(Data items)
#####
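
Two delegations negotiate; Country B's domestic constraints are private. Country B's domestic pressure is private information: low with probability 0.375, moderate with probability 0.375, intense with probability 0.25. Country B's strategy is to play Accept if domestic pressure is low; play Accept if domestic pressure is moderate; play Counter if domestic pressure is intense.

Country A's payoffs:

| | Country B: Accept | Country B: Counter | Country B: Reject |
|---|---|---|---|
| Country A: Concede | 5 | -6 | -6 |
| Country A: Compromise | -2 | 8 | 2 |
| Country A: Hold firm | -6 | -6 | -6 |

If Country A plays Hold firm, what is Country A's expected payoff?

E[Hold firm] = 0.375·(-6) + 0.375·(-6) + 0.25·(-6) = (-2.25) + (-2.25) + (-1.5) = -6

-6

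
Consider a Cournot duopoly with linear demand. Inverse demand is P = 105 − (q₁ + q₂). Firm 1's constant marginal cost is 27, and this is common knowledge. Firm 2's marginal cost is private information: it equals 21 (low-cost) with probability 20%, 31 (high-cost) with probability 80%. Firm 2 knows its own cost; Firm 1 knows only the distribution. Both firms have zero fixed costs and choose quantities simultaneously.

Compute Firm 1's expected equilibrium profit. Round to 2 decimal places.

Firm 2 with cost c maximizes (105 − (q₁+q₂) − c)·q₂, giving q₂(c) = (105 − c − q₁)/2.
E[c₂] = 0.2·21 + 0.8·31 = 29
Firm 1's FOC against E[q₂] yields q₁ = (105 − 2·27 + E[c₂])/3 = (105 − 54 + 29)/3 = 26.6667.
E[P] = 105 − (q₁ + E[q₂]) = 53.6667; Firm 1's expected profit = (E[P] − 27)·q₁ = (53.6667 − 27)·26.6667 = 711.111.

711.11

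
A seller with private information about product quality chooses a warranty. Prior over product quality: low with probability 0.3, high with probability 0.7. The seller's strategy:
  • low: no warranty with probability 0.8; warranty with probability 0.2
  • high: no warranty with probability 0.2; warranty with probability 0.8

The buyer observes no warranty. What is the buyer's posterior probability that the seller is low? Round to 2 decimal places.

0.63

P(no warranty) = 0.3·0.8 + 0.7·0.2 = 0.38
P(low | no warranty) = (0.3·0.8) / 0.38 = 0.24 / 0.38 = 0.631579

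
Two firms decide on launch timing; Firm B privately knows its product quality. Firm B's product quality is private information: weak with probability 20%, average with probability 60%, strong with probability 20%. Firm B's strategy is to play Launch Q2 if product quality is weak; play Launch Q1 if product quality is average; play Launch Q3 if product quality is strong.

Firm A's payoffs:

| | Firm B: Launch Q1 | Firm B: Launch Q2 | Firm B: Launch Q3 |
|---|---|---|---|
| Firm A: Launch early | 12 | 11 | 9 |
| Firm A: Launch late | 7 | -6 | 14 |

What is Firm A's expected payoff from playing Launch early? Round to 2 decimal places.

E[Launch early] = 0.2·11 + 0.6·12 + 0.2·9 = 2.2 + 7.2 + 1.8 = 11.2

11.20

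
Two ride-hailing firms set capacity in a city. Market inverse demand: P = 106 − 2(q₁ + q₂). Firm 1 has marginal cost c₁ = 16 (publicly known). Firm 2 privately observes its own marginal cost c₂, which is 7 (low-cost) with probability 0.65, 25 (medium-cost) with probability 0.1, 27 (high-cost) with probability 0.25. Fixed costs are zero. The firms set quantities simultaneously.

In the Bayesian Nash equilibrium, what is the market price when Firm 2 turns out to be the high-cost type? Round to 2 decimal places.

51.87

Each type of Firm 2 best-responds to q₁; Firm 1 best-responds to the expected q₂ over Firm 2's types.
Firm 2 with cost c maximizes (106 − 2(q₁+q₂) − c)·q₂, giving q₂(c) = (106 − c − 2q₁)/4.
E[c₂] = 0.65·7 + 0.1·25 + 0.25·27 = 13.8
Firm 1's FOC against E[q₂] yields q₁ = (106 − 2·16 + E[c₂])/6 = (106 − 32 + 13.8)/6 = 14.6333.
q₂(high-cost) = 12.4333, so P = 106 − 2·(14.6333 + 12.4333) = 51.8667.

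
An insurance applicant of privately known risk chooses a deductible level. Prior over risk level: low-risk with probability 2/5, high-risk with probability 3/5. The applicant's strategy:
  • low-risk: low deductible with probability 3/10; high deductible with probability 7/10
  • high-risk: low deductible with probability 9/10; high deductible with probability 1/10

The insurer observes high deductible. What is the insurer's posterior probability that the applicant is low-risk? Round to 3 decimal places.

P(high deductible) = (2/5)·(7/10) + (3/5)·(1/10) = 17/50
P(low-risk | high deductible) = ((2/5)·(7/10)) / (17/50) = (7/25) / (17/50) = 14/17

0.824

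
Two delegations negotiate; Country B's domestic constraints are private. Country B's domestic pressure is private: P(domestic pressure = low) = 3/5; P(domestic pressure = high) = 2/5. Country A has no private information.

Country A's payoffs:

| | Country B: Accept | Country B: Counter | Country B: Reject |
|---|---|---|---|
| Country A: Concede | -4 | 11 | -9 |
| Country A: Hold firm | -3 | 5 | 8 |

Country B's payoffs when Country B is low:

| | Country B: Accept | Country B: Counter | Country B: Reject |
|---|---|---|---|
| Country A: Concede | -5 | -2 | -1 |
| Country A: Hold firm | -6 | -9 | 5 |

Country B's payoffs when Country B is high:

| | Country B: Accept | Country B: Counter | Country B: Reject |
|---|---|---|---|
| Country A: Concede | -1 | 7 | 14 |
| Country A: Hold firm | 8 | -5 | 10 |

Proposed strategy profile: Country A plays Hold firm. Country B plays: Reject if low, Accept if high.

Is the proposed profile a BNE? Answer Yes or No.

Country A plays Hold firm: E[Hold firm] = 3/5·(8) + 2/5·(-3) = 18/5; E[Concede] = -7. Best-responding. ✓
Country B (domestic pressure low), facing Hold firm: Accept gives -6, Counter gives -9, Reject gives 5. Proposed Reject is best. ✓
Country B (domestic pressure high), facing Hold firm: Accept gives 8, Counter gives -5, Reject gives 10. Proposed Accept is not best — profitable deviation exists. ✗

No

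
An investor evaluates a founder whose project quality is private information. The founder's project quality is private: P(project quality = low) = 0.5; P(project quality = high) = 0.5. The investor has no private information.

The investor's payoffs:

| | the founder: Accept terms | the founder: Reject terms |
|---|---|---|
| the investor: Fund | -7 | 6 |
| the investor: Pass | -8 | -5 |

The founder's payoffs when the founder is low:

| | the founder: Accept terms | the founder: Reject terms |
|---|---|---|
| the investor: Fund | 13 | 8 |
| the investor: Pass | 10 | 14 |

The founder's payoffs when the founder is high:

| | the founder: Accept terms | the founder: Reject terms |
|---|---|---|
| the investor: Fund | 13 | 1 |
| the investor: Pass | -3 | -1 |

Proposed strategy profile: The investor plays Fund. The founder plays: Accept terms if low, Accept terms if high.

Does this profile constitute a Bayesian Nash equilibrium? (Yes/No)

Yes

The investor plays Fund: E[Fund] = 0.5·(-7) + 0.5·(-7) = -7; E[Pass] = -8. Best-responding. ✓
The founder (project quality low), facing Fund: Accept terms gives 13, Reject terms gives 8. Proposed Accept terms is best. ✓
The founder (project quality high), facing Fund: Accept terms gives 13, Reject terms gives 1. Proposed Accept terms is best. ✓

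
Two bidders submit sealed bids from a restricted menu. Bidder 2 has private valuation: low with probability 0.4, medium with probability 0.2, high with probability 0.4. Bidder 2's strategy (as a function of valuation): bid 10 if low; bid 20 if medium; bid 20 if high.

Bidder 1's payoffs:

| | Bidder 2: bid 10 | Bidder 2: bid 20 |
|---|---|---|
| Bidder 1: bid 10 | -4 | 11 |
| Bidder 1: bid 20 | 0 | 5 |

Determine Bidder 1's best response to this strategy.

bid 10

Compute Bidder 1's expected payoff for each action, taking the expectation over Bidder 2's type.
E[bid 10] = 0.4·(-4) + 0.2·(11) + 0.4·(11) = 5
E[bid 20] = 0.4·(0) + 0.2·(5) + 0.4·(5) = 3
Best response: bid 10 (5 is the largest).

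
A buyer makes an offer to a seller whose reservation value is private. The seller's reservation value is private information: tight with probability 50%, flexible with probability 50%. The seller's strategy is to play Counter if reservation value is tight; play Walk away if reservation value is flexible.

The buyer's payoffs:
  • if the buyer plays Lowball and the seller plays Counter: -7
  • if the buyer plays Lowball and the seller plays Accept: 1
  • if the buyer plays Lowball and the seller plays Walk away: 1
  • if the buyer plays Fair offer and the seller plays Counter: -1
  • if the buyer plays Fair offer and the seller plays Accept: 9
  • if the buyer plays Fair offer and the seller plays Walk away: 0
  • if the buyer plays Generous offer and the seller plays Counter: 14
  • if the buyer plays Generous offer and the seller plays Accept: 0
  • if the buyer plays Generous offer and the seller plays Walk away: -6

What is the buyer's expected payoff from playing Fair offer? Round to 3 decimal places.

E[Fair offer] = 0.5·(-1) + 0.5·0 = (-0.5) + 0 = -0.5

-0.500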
#####
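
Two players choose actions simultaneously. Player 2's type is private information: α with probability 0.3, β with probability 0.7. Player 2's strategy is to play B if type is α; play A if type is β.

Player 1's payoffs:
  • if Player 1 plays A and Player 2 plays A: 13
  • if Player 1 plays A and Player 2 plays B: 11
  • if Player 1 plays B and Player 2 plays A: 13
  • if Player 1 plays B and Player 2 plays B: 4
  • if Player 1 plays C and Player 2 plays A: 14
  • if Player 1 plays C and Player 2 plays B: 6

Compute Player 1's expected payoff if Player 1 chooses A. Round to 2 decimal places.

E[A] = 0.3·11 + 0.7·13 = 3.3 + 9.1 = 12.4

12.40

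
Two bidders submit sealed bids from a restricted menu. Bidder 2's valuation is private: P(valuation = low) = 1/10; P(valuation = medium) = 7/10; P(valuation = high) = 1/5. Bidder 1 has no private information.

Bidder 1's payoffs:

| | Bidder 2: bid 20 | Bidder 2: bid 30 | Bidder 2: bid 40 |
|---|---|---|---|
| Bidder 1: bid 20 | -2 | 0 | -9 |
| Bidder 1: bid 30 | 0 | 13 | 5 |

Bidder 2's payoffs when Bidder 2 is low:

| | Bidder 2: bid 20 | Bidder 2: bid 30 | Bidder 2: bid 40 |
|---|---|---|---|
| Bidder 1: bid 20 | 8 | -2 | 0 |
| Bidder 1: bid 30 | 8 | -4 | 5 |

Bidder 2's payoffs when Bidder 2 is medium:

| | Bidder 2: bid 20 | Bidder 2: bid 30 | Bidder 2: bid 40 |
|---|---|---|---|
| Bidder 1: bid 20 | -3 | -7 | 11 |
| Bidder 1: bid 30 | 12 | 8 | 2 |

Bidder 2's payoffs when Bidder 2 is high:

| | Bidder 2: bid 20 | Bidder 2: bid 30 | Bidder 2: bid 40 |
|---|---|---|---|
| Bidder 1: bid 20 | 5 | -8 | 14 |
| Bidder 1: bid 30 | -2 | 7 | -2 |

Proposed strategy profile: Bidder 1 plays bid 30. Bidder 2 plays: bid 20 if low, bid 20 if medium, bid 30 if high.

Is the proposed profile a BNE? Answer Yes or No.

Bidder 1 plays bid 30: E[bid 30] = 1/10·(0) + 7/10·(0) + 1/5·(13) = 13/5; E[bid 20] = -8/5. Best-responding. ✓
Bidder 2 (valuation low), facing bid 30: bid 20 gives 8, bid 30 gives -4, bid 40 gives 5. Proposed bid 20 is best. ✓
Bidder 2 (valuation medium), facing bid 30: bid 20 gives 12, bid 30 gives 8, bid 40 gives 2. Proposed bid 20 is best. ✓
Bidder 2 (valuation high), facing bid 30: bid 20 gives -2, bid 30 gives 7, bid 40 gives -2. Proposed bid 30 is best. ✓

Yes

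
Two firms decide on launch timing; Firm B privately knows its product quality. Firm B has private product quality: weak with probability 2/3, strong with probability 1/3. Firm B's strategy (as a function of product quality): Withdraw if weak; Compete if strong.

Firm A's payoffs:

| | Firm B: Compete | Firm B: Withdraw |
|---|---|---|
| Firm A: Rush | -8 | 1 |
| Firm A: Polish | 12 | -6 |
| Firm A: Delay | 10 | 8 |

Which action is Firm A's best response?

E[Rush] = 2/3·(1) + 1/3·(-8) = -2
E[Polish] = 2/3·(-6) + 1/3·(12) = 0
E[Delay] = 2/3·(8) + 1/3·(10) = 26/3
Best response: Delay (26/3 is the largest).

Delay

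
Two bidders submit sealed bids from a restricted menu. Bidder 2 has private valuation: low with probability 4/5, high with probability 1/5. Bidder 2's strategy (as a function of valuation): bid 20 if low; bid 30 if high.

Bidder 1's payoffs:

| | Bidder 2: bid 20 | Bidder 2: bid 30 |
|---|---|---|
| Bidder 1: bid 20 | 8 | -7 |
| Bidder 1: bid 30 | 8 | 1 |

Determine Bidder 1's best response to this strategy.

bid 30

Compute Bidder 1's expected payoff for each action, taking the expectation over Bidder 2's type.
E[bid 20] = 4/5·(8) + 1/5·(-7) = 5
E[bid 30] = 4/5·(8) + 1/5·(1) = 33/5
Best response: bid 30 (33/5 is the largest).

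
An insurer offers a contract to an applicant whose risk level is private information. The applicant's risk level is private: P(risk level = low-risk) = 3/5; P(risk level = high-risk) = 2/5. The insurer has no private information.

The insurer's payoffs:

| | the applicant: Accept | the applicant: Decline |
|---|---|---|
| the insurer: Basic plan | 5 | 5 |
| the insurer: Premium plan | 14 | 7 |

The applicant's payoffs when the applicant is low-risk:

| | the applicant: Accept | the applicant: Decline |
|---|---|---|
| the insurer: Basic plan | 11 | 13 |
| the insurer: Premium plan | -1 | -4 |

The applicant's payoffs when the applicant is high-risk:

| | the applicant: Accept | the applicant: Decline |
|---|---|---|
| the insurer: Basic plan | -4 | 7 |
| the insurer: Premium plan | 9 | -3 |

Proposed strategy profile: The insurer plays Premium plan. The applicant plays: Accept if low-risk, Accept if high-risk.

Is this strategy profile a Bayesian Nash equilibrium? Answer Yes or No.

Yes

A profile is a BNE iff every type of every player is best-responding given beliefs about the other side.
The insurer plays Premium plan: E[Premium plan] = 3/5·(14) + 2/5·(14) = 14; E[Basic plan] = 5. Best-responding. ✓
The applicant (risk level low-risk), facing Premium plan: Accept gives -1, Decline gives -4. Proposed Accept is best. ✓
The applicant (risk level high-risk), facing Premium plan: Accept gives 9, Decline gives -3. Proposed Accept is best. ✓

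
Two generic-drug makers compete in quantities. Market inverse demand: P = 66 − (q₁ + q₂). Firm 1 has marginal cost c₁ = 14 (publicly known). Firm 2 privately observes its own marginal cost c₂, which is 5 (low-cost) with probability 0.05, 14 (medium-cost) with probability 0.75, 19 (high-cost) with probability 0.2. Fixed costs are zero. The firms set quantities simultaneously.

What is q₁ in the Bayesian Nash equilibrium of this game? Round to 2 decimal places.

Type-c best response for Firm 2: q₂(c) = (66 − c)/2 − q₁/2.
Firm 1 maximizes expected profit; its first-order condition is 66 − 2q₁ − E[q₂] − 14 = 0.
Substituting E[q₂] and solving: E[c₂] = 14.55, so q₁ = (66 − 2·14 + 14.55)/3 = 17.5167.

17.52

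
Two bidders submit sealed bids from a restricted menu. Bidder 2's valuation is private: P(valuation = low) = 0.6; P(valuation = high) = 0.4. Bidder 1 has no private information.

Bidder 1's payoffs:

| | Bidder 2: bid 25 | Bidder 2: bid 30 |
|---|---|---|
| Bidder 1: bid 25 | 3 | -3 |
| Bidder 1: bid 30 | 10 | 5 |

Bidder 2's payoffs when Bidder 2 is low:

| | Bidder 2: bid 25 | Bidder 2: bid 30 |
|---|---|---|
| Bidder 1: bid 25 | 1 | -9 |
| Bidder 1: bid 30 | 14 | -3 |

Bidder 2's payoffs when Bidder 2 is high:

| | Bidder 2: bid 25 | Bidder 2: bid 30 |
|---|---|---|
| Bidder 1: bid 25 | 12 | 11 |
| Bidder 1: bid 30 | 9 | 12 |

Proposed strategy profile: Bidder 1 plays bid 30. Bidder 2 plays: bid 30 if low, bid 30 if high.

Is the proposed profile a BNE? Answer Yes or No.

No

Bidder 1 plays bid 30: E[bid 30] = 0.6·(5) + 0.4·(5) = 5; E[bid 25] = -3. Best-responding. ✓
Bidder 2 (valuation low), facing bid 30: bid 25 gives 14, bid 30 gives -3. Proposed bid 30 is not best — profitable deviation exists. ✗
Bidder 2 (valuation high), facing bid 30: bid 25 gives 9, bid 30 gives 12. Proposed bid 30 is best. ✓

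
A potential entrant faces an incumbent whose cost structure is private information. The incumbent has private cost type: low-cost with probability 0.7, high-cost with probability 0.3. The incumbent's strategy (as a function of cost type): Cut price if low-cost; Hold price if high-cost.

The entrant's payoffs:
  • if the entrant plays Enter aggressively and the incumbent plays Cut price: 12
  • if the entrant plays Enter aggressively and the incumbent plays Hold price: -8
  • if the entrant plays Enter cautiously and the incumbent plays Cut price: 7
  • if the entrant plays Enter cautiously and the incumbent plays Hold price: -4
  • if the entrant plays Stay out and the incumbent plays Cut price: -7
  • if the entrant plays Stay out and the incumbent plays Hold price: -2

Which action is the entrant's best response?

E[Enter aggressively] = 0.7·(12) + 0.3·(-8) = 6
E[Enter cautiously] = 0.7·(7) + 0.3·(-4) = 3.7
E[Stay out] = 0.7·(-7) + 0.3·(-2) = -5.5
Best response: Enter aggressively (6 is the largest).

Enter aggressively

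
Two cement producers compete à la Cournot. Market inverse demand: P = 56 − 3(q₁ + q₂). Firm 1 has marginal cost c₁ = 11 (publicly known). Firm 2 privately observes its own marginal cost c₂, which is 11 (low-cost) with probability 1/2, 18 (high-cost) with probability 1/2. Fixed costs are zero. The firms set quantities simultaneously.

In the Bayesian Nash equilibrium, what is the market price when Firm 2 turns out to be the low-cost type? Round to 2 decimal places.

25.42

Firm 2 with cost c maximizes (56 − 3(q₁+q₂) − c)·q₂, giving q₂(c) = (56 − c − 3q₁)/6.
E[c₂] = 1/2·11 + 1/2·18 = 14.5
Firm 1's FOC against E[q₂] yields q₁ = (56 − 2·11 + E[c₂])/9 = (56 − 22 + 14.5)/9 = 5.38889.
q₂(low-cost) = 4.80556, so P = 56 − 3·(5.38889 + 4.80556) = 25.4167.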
#####
▸ **DIRECTIONS FOR THIS TASK**: All that is wanted is a faithful reproduction of the line above with "pressure is intense.", the line with "Consider a Cournot", and every line in between.

▸ **SOLUTION FOR THIS TASK**:
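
Two delegations negotiate; Country B's domestic constraints are private. Country B's domestic pressure is private information: low with probability 0.375, moderate with probability 0.375, intense with probability 0.25. Country B's strategy is to play Accept if domestic pressure is low; play Accept if domestic pressure is moderate; play Counter if domestic pressure is intense.

Country A's payoffs:

| | Country B: Accept | Country B: Counter | Country B: Reject |
|---|---|---|---|
| Country A: Concede | 5 | -6 | -6 |
| Country A: Compromise | -2 | 8 | 2 |
| Country A: Hold firm | -6 | -6 | -6 |

If Country A plays Hold firm, what is Country A's expected payoff?

E[Hold firm] = 0.375·(-6) + 0.375·(-6) + 0.25·(-6) = (-2.25) + (-2.25) + (-1.5) = -6

-6

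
Consider a Cournot duopoly with linear demand. Inverse demand is P = 105 − (q₁ + q₂). Firm 1's constant marginal cost is 27, and this is common knowledge. Firm 2's marginal cost is private information: it equals 21 (low-cost) with probability 20%, 31 (high-cost) with probability 80%. Firm 2 knows its own cost; Firm 1 knows only the distribution. Both firms have zero fixed costs and choose quantities simultaneously.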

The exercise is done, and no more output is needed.